» What the exercise asks
Return all the lines below, exactly as they read.
[Exercise data Boundary: Start]
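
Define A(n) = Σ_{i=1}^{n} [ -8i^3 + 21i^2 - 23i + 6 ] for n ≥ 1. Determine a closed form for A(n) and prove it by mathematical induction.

A(n) = -n(2n^3 - 3n^2 + 3n + 2)

We claim A(n) = -n(2n^3 - 3n^2 + 3n + 2) for all n ≥ 1.
When n = 1: A(1) = -4, and the closed form gives -4. They agree.
For the inductive step, assume it holds for an arbitrary i ≥ 1, so A(i) = i(-2i^3 + 3i^2 - 3i - 2).
Then A(i+1) = A(i) + (-8i^3 - 3i^2 - 5i - 4) = (i(-2i^3 + 3i^2 - 3i - 2)) + (-8i^3 - 3i^2 - 5i - 4).
Simplifying, A(i+1) = -(i + 1)(2i^3 + 3i^2 + 3i + 4) = -(i+1)(2(i+1)^3 - 3(i+1)^2 + 3(i+1) + 2),
which is the closed form with n = i+1.
Hence, by induction on n, the claim holds for every n ≥ 1.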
[Exercise data Boundary: End]
» Written answer
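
Define A(n) = Σ_{i=1}^{n} [ -8i^3 + 21i^2 - 23i + 6 ] for n ≥ 1. Determine a closed form for A(n) and prove it by mathematical induction.

A(n) = -n(2n^3 - 3n^2 + 3n + 2)

We claim A(n) = -n(2n^3 - 3n^2 + 3n + 2) for all n ≥ 1.
When n = 1: A(1) = -4, and the closed form gives -4. They agree.
For the inductive step, assume it holds for an arbitrary i ≥ 1, so A(i) = i(-2i^3 + 3i^2 - 3i - 2).
Then A(i+1) = A(i) + (-8i^3 - 3i^2 - 5i - 4) = (i(-2i^3 + 3i^2 - 3i - 2)) + (-8i^3 - 3i^2 - 5i - 4).
Simplifying, A(i+1) = -(i + 1)(2i^3 + 3i^2 + 3i + 4) = -(i+1)(2(i+1)^3 - 3(i+1)^2 + 3(i+1) + 2),
which is the closed form with n = i+1.
Hence, by induction on n, the claim holds for every n ≥ 1.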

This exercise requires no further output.